== Stored items from a collection ==
★ ★ ★
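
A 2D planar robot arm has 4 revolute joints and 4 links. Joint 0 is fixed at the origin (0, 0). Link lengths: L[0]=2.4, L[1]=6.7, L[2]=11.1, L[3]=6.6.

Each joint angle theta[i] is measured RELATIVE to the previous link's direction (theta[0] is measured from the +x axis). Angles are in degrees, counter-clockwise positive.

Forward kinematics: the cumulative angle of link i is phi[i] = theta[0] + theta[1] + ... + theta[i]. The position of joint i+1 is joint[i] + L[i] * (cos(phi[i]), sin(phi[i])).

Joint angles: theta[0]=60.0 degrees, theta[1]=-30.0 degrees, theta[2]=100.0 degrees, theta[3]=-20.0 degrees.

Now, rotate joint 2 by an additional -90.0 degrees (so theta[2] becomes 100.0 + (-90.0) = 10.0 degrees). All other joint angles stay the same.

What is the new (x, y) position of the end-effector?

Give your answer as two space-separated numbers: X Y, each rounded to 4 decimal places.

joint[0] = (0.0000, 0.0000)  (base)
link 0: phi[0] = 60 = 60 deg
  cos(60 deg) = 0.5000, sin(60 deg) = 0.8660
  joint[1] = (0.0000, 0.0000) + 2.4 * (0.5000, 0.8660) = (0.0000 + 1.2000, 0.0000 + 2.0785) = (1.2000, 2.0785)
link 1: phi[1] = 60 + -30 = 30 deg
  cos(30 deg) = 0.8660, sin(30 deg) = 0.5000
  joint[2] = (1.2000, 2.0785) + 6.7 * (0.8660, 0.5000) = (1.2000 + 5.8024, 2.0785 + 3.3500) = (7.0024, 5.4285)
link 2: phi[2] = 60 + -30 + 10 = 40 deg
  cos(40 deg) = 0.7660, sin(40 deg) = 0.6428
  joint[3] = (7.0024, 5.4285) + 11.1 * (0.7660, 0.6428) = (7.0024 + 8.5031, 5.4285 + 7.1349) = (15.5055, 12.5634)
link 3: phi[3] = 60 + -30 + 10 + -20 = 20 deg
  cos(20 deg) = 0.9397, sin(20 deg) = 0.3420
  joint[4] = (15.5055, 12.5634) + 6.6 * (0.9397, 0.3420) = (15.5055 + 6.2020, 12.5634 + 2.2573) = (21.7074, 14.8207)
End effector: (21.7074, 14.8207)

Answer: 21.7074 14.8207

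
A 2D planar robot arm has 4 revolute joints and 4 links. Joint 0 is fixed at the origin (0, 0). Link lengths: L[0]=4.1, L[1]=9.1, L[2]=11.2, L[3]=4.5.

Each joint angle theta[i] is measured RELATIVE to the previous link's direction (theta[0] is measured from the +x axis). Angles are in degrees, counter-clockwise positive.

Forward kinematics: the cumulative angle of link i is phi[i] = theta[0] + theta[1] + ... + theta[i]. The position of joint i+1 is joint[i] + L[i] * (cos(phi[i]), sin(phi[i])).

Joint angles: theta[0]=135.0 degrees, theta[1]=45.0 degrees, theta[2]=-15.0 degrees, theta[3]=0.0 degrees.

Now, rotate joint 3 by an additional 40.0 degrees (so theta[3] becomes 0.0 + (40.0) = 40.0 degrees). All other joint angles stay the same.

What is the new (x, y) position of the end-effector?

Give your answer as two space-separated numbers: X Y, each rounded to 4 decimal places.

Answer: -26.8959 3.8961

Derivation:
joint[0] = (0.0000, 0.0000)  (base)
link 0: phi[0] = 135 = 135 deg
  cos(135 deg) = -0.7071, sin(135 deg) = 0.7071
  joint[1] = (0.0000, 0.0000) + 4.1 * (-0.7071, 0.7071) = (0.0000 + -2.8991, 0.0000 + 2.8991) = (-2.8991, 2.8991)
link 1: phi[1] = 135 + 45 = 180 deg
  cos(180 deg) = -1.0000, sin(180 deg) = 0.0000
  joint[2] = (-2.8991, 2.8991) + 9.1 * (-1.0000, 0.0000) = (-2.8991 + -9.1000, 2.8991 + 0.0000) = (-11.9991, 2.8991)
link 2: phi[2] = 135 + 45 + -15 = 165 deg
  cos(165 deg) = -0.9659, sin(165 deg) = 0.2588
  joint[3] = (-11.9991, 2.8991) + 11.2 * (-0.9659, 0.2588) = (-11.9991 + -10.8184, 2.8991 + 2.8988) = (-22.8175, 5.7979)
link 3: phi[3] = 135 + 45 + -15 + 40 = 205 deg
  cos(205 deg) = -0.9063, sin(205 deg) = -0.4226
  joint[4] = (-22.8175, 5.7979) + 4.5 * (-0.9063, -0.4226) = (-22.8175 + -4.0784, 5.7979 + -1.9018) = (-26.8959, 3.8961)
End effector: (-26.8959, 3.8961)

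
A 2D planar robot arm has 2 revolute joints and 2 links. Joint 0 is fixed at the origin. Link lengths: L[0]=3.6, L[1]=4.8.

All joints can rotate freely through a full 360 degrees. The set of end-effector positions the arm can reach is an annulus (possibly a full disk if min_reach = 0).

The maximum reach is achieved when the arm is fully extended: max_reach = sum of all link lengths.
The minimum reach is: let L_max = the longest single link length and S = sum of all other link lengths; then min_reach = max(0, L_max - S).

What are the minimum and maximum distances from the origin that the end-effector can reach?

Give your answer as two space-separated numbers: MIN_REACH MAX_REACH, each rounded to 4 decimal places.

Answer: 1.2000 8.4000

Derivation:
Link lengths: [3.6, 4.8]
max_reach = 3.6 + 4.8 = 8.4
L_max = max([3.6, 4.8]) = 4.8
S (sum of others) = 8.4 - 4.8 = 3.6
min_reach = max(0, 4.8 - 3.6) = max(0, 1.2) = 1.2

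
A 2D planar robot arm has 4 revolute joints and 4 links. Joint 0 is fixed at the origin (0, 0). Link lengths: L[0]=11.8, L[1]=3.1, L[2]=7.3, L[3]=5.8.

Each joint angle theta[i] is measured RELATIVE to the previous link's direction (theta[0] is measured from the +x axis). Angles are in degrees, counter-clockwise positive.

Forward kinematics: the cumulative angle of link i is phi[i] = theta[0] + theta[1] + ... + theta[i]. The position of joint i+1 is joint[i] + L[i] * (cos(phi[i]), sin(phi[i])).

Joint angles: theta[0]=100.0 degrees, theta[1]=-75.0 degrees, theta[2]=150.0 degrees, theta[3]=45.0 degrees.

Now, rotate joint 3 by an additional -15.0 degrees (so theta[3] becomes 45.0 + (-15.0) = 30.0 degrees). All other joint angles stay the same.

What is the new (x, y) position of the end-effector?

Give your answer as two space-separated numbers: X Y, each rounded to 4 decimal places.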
★ ★ ★
== What is being asked ==
The answer must be an exact copy of every record above.

== Answer space ==
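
A 2D planar robot arm has 4 revolute joints and 4 links. Joint 0 is fixed at the origin (0, 0). Link lengths: L[0]=2.4, L[1]=6.7, L[2]=11.1, L[3]=6.6.

Each joint angle theta[i] is measured RELATIVE to the previous link's direction (theta[0] is measured from the +x axis). Angles are in degrees, counter-clockwise positive.

Forward kinematics: the cumulative angle of link i is phi[i] = theta[0] + theta[1] + ... + theta[i]. The position of joint i+1 is joint[i] + L[i] * (cos(phi[i]), sin(phi[i])).

Joint angles: theta[0]=60.0 degrees, theta[1]=-30.0 degrees, theta[2]=100.0 degrees, theta[3]=-20.0 degrees.

Now, rotate joint 2 by an additional -90.0 degrees (so theta[2] becomes 100.0 + (-90.0) = 10.0 degrees). All other joint angles stay the same.

What is the new (x, y) position of the end-effector?

Give your answer as two space-separated numbers: X Y, each rounded to 4 decimal places.

joint[0] = (0.0000, 0.0000)  (base)
link 0: phi[0] = 60 = 60 deg
  cos(60 deg) = 0.5000, sin(60 deg) = 0.8660
  joint[1] = (0.0000, 0.0000) + 2.4 * (0.5000, 0.8660) = (0.0000 + 1.2000, 0.0000 + 2.0785) = (1.2000, 2.0785)
link 1: phi[1] = 60 + -30 = 30 deg
  cos(30 deg) = 0.8660, sin(30 deg) = 0.5000
  joint[2] = (1.2000, 2.0785) + 6.7 * (0.8660, 0.5000) = (1.2000 + 5.8024, 2.0785 + 3.3500) = (7.0024, 5.4285)
link 2: phi[2] = 60 + -30 + 10 = 40 deg
  cos(40 deg) = 0.7660, sin(40 deg) = 0.6428
  joint[3] = (7.0024, 5.4285) + 11.1 * (0.7660, 0.6428) = (7.0024 + 8.5031, 5.4285 + 7.1349) = (15.5055, 12.5634)
link 3: phi[3] = 60 + -30 + 10 + -20 = 20 deg
  cos(20 deg) = 0.9397, sin(20 deg) = 0.3420
  joint[4] = (15.5055, 12.5634) + 6.6 * (0.9397, 0.3420) = (15.5055 + 6.2020, 12.5634 + 2.2573) = (21.7074, 14.8207)
End effector: (21.7074, 14.8207)

Answer: 21.7074 14.8207

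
A 2D planar robot arm has 4 revolute joints and 4 links. Joint 0 is fixed at the origin (0, 0). Link lengths: L[0]=4.1, L[1]=9.1, L[2]=11.2, L[3]=4.5.

Each joint angle theta[i] is measured RELATIVE to the previous link's direction (theta[0] is measured from the +x axis). Angles are in degrees, counter-clockwise positive.

Forward kinematics: the cumulative angle of link i is phi[i] = theta[0] + theta[1] + ... + theta[i]. The position of joint i+1 is joint[i] + L[i] * (cos(phi[i]), sin(phi[i])).

Joint angles: theta[0]=135.0 degrees, theta[1]=45.0 degrees, theta[2]=-15.0 degrees, theta[3]=0.0 degrees.

Now, rotate joint 3 by an additional 40.0 degrees (so theta[3] becomes 0.0 + (40.0) = 40.0 degrees). All other joint angles stay the same.

What is the new (x, y) position of the end-effector?

Give your answer as two space-separated numbers: X Y, each rounded to 4 decimal places.

Answer: -26.8959 3.8961

Derivation:
joint[0] = (0.0000, 0.0000)  (base)
link 0: phi[0] = 135 = 135 deg
  cos(135 deg) = -0.7071, sin(135 deg) = 0.7071
  joint[1] = (0.0000, 0.0000) + 4.1 * (-0.7071, 0.7071) = (0.0000 + -2.8991, 0.0000 + 2.8991) = (-2.8991, 2.8991)
link 1: phi[1] = 135 + 45 = 180 deg
  cos(180 deg) = -1.0000, sin(180 deg) = 0.0000
  joint[2] = (-2.8991, 2.8991) + 9.1 * (-1.0000, 0.0000) = (-2.8991 + -9.1000, 2.8991 + 0.0000) = (-11.9991, 2.8991)
link 2: phi[2] = 135 + 45 + -15 = 165 deg
  cos(165 deg) = -0.9659, sin(165 deg) = 0.2588
  joint[3] = (-11.9991, 2.8991) + 11.2 * (-0.9659, 0.2588) = (-11.9991 + -10.8184, 2.8991 + 2.8988) = (-22.8175, 5.7979)
link 3: phi[3] = 135 + 45 + -15 + 40 = 205 deg
  cos(205 deg) = -0.9063, sin(205 deg) = -0.4226
  joint[4] = (-22.8175, 5.7979) + 4.5 * (-0.9063, -0.4226) = (-22.8175 + -4.0784, 5.7979 + -1.9018) = (-26.8959, 3.8961)
End effector: (-26.8959, 3.8961)

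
A 2D planar robot arm has 2 revolute joints and 2 links. Joint 0 is fixed at the origin. Link lengths: L[0]=3.6, L[1]=4.8.

All joints can rotate freely through a full 360 degrees. The set of end-effector positions the arm can reach is an annulus (possibly a full disk if min_reach = 0).

The maximum reach is achieved when the arm is fully extended: max_reach = sum of all link lengths.
The minimum reach is: let L_max = the longest single link length and S = sum of all other link lengths; then min_reach = max(0, L_max - S).

What are the minimum and maximum distances from the origin that the end-effector can reach?

Give your answer as two space-separated numbers: MIN_REACH MAX_REACH, each rounded to 4 decimal places.

Answer: 1.2000 8.4000

Derivation:
Link lengths: [3.6, 4.8]
max_reach = 3.6 + 4.8 = 8.4
L_max = max([3.6, 4.8]) = 4.8
S (sum of others) = 8.4 - 4.8 = 3.6
min_reach = max(0, 4.8 - 3.6) = max(0, 1.2) = 1.2

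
A 2D planar robot arm has 4 revolute joints and 4 links. Joint 0 is fixed at the origin (0, 0). Link lengths: L[0]=11.8, L[1]=3.1, L[2]=7.3, L[3]=5.8.

Each joint angle theta[i] is measured RELATIVE to the previous link's direction (theta[0] is measured from the +x axis). Angles are in degrees, counter-clockwise positive.

Forward kinematics: the cumulative angle of link i is phi[i] = theta[0] + theta[1] + ... + theta[i]. The position of joint i+1 is joint[i] + L[i] * (cos(phi[i]), sin(phi[i])).

Joint angles: theta[0]=100.0 degrees, theta[1]=-75.0 degrees, theta[2]=150.0 degrees, theta[3]=45.0 degrees.

Now, rotate joint 3 by an additional -15.0 degrees (so theta[3] becomes 45.0 + (-15.0) = 30.0 degrees). All other joint angles stay the same.

What is the new (x, y) position of the end-effector?

Give your answer as two space-separated numbers: X Y, each rounded to 4 decimal places.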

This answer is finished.